* _Work request_:
Nothing but the records beneath, reproduced exactly, should appear in the answer.

Segment Start: Data for this exercise

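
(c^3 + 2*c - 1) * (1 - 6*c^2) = -6*c^5 - 11*c^3 + 6*c^2 + 2*c - 1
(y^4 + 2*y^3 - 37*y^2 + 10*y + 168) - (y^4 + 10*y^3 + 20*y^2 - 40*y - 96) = -8*y^3 - 57*y^2 + 50*y + 264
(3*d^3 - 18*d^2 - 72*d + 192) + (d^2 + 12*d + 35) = 3*d^3 - 17*d^2 - 60*d + 227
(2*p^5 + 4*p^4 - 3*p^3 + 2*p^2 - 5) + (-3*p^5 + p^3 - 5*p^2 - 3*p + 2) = -p^5 + 4*p^4 - 2*p^3 - 3*p^2 - 3*p - 3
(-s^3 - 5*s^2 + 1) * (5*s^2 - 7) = -5*s^5 - 25*s^4 + 7*s^3 + 40*s^2 - 7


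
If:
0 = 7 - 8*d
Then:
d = 7/8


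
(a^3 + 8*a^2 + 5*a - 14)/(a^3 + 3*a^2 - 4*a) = (a^2 + 9*a + 14)/(a*(a + 4))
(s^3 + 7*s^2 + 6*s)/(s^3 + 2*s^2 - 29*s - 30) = s/(s - 5)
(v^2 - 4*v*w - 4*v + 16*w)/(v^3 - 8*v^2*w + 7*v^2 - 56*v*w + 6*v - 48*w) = (v^2 - 4*v*w - 4*v + 16*w)/(v^3 - 8*v^2*w + 7*v^2 - 56*v*w + 6*v - 48*w)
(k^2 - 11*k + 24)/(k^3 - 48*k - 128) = (k - 3)/(k^2 + 8*k + 16)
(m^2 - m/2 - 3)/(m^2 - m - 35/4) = 2*(-2*m^2 + m + 6)/(-4*m^2 + 4*m + 35)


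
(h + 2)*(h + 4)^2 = h^3 + 10*h^2 + 32*h + 32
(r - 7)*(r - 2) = r^2 - 9*r + 14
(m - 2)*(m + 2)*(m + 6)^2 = m^4 + 12*m^3 + 32*m^2 - 48*m - 144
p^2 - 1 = (p - 1)*(p + 1)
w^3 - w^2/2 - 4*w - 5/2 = (w - 5/2)*(w + 1)^2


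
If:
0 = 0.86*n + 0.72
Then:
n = -0.84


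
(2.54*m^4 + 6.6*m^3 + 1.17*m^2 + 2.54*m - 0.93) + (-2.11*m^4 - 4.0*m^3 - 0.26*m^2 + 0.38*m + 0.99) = 0.43*m^4 + 2.6*m^3 + 0.91*m^2 + 2.92*m + 0.0599999999999999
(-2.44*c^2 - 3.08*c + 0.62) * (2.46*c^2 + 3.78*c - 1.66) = -6.0024*c^4 - 16.8*c^3 - 6.0668*c^2 + 7.4564*c - 1.0292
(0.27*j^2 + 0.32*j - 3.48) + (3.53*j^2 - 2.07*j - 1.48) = 3.8*j^2 - 1.75*j - 4.96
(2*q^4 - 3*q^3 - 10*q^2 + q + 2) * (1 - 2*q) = -4*q^5 + 8*q^4 + 17*q^3 - 12*q^2 - 3*q + 2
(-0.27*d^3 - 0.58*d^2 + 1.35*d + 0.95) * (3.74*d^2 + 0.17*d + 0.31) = -1.0098*d^5 - 2.2151*d^4 + 4.8667*d^3 + 3.6027*d^2 + 0.58*d + 0.2945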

Segment End: Data for this exercise

* _Response_:
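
(c^3 + 2*c - 1) * (1 - 6*c^2) = -6*c^5 - 11*c^3 + 6*c^2 + 2*c - 1
(y^4 + 2*y^3 - 37*y^2 + 10*y + 168) - (y^4 + 10*y^3 + 20*y^2 - 40*y - 96) = -8*y^3 - 57*y^2 + 50*y + 264
(3*d^3 - 18*d^2 - 72*d + 192) + (d^2 + 12*d + 35) = 3*d^3 - 17*d^2 - 60*d + 227
(2*p^5 + 4*p^4 - 3*p^3 + 2*p^2 - 5) + (-3*p^5 + p^3 - 5*p^2 - 3*p + 2) = -p^5 + 4*p^4 - 2*p^3 - 3*p^2 - 3*p - 3
(-s^3 - 5*s^2 + 1) * (5*s^2 - 7) = -5*s^5 - 25*s^4 + 7*s^3 + 40*s^2 - 7


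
If:
0 = 7 - 8*d
Then:
d = 7/8


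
(a^3 + 8*a^2 + 5*a - 14)/(a^3 + 3*a^2 - 4*a) = (a^2 + 9*a + 14)/(a*(a + 4))
(s^3 + 7*s^2 + 6*s)/(s^3 + 2*s^2 - 29*s - 30) = s/(s - 5)
(v^2 - 4*v*w - 4*v + 16*w)/(v^3 - 8*v^2*w + 7*v^2 - 56*v*w + 6*v - 48*w) = (v^2 - 4*v*w - 4*v + 16*w)/(v^3 - 8*v^2*w + 7*v^2 - 56*v*w + 6*v - 48*w)
(k^2 - 11*k + 24)/(k^3 - 48*k - 128) = (k - 3)/(k^2 + 8*k + 16)
(m^2 - m/2 - 3)/(m^2 - m - 35/4) = 2*(-2*m^2 + m + 6)/(-4*m^2 + 4*m + 35)


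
(h + 2)*(h + 4)^2 = h^3 + 10*h^2 + 32*h + 32
(r - 7)*(r - 2) = r^2 - 9*r + 14
(m - 2)*(m + 2)*(m + 6)^2 = m^4 + 12*m^3 + 32*m^2 - 48*m - 144
p^2 - 1 = (p - 1)*(p + 1)
w^3 - w^2/2 - 4*w - 5/2 = (w - 5/2)*(w + 1)^2


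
If:
0 = 0.86*n + 0.72
Then:
n = -0.84


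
(2.54*m^4 + 6.6*m^3 + 1.17*m^2 + 2.54*m - 0.93) + (-2.11*m^4 - 4.0*m^3 - 0.26*m^2 + 0.38*m + 0.99) = 0.43*m^4 + 2.6*m^3 + 0.91*m^2 + 2.92*m + 0.0599999999999999
(-2.44*c^2 - 3.08*c + 0.62) * (2.46*c^2 + 3.78*c - 1.66) = -6.0024*c^4 - 16.8*c^3 - 6.0668*c^2 + 7.4564*c - 1.0292
(0.27*j^2 + 0.32*j - 3.48) + (3.53*j^2 - 2.07*j - 1.48) = 3.8*j^2 - 1.75*j - 4.96
(2*q^4 - 3*q^3 - 10*q^2 + q + 2) * (1 - 2*q) = -4*q^5 + 8*q^4 + 17*q^3 - 12*q^2 - 3*q + 2
(-0.27*d^3 - 0.58*d^2 + 1.35*d + 0.95) * (3.74*d^2 + 0.17*d + 0.31) = -1.0098*d^5 - 2.2151*d^4 + 4.8667*d^3 + 3.6027*d^2 + 0.58*d + 0.2945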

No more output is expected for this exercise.